■ Problem description ■
The line with "Initially black cells: (10,3).", the line with "Consider the ant's position at steps 0, 1, 2, ..., 19", and all lines between them in the material below: return these exactly, and no others.

■ Data provided ■

+ + + +

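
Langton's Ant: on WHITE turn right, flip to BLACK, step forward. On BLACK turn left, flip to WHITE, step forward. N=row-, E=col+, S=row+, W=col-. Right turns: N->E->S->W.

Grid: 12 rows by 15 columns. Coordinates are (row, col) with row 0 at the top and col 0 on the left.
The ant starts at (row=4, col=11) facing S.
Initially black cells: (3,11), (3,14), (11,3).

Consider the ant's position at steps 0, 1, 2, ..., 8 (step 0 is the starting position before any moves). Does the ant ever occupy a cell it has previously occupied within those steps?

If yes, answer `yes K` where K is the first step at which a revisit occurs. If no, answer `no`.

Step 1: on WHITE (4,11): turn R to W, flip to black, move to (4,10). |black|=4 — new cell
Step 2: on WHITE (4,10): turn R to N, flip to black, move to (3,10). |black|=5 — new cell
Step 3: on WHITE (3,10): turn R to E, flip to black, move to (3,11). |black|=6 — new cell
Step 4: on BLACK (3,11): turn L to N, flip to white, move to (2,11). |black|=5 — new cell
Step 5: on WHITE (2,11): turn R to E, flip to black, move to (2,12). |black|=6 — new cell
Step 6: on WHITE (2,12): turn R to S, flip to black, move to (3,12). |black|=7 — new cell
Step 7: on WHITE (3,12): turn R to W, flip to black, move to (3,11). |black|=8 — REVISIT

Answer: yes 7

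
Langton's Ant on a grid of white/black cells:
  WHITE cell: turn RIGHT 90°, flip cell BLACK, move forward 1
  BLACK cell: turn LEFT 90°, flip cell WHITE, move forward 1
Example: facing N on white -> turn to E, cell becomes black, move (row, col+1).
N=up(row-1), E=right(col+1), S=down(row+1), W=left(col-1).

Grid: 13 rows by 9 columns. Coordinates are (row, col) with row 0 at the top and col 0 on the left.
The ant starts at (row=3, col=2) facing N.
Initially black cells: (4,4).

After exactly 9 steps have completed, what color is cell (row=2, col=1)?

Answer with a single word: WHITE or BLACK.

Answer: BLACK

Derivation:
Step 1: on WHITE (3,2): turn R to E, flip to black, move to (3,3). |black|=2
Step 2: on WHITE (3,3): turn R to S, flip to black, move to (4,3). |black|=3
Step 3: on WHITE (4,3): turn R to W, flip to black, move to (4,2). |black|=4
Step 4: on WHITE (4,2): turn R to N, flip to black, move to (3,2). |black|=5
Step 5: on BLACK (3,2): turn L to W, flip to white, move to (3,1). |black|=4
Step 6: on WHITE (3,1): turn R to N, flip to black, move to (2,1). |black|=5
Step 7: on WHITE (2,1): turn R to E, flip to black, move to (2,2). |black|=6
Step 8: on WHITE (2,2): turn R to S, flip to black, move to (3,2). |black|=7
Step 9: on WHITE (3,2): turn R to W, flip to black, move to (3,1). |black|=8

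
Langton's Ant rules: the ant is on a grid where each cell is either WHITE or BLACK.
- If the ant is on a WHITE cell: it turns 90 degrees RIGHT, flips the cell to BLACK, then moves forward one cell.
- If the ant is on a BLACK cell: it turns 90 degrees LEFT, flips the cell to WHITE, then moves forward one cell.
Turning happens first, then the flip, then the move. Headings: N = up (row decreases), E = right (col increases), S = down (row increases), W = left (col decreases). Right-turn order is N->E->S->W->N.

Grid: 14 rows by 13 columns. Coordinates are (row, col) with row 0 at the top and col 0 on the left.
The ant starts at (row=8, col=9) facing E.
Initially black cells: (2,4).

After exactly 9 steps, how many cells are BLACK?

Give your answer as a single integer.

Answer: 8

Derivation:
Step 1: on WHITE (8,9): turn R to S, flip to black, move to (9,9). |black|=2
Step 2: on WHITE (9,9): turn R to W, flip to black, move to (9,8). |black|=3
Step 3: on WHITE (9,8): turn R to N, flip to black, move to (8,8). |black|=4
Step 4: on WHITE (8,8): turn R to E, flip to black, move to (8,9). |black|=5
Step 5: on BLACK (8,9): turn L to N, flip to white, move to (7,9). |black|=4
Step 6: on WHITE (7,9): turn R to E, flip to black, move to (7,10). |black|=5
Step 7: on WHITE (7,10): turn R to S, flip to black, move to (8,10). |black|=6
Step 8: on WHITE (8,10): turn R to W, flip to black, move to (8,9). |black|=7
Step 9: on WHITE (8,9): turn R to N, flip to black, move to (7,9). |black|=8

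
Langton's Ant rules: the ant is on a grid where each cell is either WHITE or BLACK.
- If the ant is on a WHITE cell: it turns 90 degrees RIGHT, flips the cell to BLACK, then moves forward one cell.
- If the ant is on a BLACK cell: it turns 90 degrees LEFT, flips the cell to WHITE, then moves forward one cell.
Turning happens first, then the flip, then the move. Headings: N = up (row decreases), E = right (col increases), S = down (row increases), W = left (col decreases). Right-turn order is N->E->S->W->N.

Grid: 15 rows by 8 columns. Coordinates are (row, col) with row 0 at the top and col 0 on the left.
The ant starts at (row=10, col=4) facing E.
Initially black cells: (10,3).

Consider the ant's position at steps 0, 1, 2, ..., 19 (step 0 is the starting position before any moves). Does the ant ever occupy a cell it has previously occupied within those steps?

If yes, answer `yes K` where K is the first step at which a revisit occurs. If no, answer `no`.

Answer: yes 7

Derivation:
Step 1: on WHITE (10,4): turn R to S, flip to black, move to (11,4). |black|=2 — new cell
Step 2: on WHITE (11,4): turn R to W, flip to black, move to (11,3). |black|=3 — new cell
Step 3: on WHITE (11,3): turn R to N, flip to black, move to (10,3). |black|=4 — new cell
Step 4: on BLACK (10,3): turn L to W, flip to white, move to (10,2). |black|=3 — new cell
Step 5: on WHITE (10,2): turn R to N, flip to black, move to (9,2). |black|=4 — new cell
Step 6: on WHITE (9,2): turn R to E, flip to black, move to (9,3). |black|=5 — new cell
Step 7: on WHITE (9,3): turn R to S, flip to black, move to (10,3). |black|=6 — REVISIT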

+ + + +

■ Written solution ■
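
Initially black cells: (10,3).

Consider the ant's position at steps 0, 1, 2, ..., 19 (step 0 is the starting position before any moves). Does the ant ever occupy a cell it has previously occupied within those steps?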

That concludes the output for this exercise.